▶ **TO DO**:
Tell me how many lines in the data include "plane", and keep the reply to that number.

————————

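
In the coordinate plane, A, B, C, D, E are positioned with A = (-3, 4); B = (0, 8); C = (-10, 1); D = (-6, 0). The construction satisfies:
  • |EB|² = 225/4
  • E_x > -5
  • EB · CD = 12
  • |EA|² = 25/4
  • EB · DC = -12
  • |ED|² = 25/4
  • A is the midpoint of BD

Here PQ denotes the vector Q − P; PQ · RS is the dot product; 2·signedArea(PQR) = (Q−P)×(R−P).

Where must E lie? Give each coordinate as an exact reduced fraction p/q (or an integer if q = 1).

E = (-9/2, 2)

1. E_x = -9/2  [line -4·x + 1·y + -20 = 0 ∩ |ED|² = 25/4]
2. E_y = 2  [line -4·x + 1·y + -20 = 0 ∩ |ED|² = 25/4]
   → E = (-9/2, 2)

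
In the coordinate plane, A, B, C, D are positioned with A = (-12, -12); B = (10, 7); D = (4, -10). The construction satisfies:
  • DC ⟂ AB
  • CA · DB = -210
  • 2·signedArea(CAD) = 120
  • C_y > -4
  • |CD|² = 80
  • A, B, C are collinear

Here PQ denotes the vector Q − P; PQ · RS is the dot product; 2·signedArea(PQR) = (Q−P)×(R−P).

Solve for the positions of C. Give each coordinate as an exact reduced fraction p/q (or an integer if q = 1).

1. C_x = -24/13  [A, B, C are collinear ∩ DC ⟂ AB]
2. C_y = -42/13  [A, B, C are collinear ∩ DC ⟂ AB]
   → C = (-24/13, -42/13)

C = (-24/13, -42/13)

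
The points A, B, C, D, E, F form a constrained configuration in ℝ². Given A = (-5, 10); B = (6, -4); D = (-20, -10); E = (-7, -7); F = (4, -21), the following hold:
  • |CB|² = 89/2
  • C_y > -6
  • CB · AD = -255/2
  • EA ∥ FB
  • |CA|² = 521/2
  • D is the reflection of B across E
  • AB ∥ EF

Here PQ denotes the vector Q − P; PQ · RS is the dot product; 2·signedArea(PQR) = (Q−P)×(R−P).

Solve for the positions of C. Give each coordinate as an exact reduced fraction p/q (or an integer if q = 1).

1. C_x = -1/2  [line 15·x + 20·y + 235/2 = 0 ∩ |CB|² = 89/2]
2. C_y = -11/2  [line 15·x + 20·y + 235/2 = 0 ∩ |CB|² = 89/2]
   → C = (-1/2, -11/2)

C = (-1/2, -11/2)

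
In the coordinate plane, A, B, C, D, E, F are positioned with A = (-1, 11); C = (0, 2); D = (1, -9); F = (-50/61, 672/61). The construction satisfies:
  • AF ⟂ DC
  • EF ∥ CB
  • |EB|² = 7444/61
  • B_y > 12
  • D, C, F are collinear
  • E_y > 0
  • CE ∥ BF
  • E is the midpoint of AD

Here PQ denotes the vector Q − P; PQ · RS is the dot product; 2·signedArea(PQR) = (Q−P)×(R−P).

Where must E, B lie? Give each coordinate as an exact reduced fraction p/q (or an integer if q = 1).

1. E_x = 0  [E is the midpoint of AD]
2. E_y = 1  [E is the midpoint of AD]
   → E = (0, 1)
3. B_x = -50/61  [CE ∥ BF ∩ EF ∥ CB]
4. B_y = 733/61  [CE ∥ BF ∩ EF ∥ CB]
   → B = (-50/61, 733/61)

B = (-50/61, 733/61)
E = (0, 1)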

————————

▶ **TASK SOLUTION**:
3